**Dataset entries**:
————————
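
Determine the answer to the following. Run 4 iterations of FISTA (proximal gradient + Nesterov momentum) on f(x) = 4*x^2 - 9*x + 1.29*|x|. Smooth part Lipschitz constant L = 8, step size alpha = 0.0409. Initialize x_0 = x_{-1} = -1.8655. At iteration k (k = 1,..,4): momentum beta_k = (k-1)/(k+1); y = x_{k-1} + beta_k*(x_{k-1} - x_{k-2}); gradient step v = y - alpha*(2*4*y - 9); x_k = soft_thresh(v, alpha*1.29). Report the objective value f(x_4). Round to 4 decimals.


FISTA on f(x) = 4*x^2 - 9*x + 1.29*|x|
L = 8, alpha = 0.0409
Iteration 1: beta = 0.0, y = -1.8655 + 0.0*(-1.8655 + 1.8655) = -1.8655
  grad(y) = -23.924, v = y - alpha*grad = -0.887
  prox(v) = soft_thresh(-0.887, 0.0528) = -0.8342
Iteration 2: beta = 0.3333, y = -0.8342 + 0.3333*(-0.8342 + 1.8655) = -0.4905
  grad(y) = -12.924, v = y - alpha*grad = 0.0381
  prox(v) = soft_thresh(0.0381, 0.0528) = 0.0
Iteration 3: beta = 0.5, y = 0.0 + 0.5*(0.0 + 0.8342) = 0.4171
  grad(y) = -5.663, v = y - alpha*grad = 0.6487
  prox(v) = soft_thresh(0.6487, 0.0528) = 0.596
Iteration 4: beta = 0.6, y = 0.596 + 0.6*(0.596 - 0.0) = 0.9536
  grad(y) = -1.3715, v = y - alpha*grad = 1.0097
  prox(v) = soft_thresh(1.0097, 0.0528) = 0.9569
f(x_4) = 4*0.9569^2 - 9*0.9569 + 1.29*|0.9569| = -3.7151


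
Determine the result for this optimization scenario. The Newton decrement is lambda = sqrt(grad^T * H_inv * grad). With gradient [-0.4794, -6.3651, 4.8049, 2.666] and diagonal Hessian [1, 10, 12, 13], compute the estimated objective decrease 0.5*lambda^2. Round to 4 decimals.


Step 1: H is diagonal, so H^(-1) * g = [-0.4794, -0.6365, 0.4004, 0.2051].
Step 2: g^T H^(-1) g = sum_i g_i^2 / H_ii
  = (-0.4794)^2/1 + (-6.3651)^2/10 + (4.8049)^2/12 + (2.666)^2/13
  = 0.2298 + 4.0514 + 1.9239 + 0.5467 = 6.7519
Step 3: Objective decrease = 0.5 * g^T H^(-1) g = 3.376


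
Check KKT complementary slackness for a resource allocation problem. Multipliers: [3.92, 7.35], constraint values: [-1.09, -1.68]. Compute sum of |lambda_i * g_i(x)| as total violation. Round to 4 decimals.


KKT complementary slackness check:
lambda_1 * g_1 = 3.92 * -1.09 = -4.2728
lambda_2 * g_2 = 7.35 * -1.68 = -12.348
Total violation = 4.2728 + 12.348 = 16.6208


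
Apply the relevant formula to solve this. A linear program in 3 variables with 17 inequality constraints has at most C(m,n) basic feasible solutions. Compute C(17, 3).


Each vertex corresponds to some choice of n active constraints out of m, so the number of vertices is at most C(m, n) = m! / (n!(m-n)!).
m = 17, n = 3
Numerator: 17 * 16 * 15
Denominator: 3! = 6
C(17, 3) = 680


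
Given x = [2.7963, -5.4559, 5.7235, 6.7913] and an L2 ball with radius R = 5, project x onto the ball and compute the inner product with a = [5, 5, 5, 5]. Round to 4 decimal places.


Step 1: Compute ||x|| (intermediates to 6 decimals).
||x|| = sqrt(2.7963^2 + (-5.4559)^2 + 5.7235^2 + 6.7913^2) = 10.791957
Step 2: Project.
Since ||x|| > R, scale = R/||x|| = 5/10.791957 = 0.463308, proj(x) = scale * x
proj(x) = [1.295548, -2.527762, 2.651743, 3.146464]
Step 3: Dot product.
a^T * proj(x) = 5*1.295548 + 5*(-2.527762) + 5*2.651743 + 5*3.146464 = 22.83


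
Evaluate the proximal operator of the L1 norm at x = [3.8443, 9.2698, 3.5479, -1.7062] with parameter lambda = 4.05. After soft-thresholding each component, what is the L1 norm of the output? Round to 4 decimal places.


Soft-thresholding with lambda = 4.05:
prox(3.8443) = sign(3.8443)*max(|3.8443| - 4.05, 0) = 0.0
prox(9.2698) = sign(9.2698)*max(|9.2698| - 4.05, 0) = 5.2198
prox(3.5479) = sign(3.5479)*max(|3.5479| - 4.05, 0) = 0.0
prox(-1.7062) = sign(-1.7062)*max(|-1.7062| - 4.05, 0) = 0.0
prox(x) = [0.0, 5.2198, 0.0, 0.0]
||prox(x)||_1 = 0.0 + 5.2198 + 0.0 + 0.0 = 5.2198


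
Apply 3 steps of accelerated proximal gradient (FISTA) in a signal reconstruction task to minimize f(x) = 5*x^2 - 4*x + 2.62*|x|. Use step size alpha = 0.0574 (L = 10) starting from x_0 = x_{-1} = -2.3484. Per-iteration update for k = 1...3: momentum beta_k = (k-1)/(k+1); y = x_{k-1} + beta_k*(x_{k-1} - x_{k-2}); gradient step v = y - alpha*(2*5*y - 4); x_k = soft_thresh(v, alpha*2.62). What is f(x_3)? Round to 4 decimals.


FISTA on f(x) = 5*x^2 - 4*x + 2.62*|x|
L = 10, alpha = 0.0574
Iteration 1: beta = 0.0, y = -2.3484 + 0.0*(-2.3484 + 2.3484) = -2.3484
  grad(y) = -27.484, v = y - alpha*grad = -0.7708
  prox(v) = soft_thresh(-0.7708, 0.1504) = -0.6204
Iteration 2: beta = 0.3333, y = -0.6204 + 0.3333*(-0.6204 + 2.3484) = -0.0444
  grad(y) = -4.4444, v = y - alpha*grad = 0.2107
  prox(v) = soft_thresh(0.2107, 0.1504) = 0.0603
Iteration 3: beta = 0.5, y = 0.0603 + 0.5*(0.0603 + 0.6204) = 0.4006
  grad(y) = 0.0064, v = y - alpha*grad = 0.4003
  prox(v) = soft_thresh(0.4003, 0.1504) = 0.2499
f(x_3) = 5*0.2499^2 - 4*0.2499 + 2.62*|0.2499| = -0.0326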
————————
**Assignment**: Reproduce nothing but the lines from the line containing "Apply 3 steps" to the last line of the data, each exactly as written.

**Exercise response**:
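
Apply 3 steps of accelerated proximal gradient (FISTA) in a signal reconstruction task to minimize f(x) = 5*x^2 - 4*x + 2.62*|x|. Use step size alpha = 0.0574 (L = 10) starting from x_0 = x_{-1} = -2.3484. Per-iteration update for k = 1...3: momentum beta_k = (k-1)/(k+1); y = x_{k-1} + beta_k*(x_{k-1} - x_{k-2}); gradient step v = y - alpha*(2*5*y - 4); x_k = soft_thresh(v, alpha*2.62). What is f(x_3)? Round to 4 decimals.


FISTA on f(x) = 5*x^2 - 4*x + 2.62*|x|
L = 10, alpha = 0.0574
Iteration 1: beta = 0.0, y = -2.3484 + 0.0*(-2.3484 + 2.3484) = -2.3484
  grad(y) = -27.484, v = y - alpha*grad = -0.7708
  prox(v) = soft_thresh(-0.7708, 0.1504) = -0.6204
Iteration 2: beta = 0.3333, y = -0.6204 + 0.3333*(-0.6204 + 2.3484) = -0.0444
  grad(y) = -4.4444, v = y - alpha*grad = 0.2107
  prox(v) = soft_thresh(0.2107, 0.1504) = 0.0603
Iteration 3: beta = 0.5, y = 0.0603 + 0.5*(0.0603 + 0.6204) = 0.4006
  grad(y) = 0.0064, v = y - alpha*grad = 0.4003
  prox(v) = soft_thresh(0.4003, 0.1504) = 0.2499
f(x_3) = 5*0.2499^2 - 4*0.2499 + 2.62*|0.2499| = -0.0326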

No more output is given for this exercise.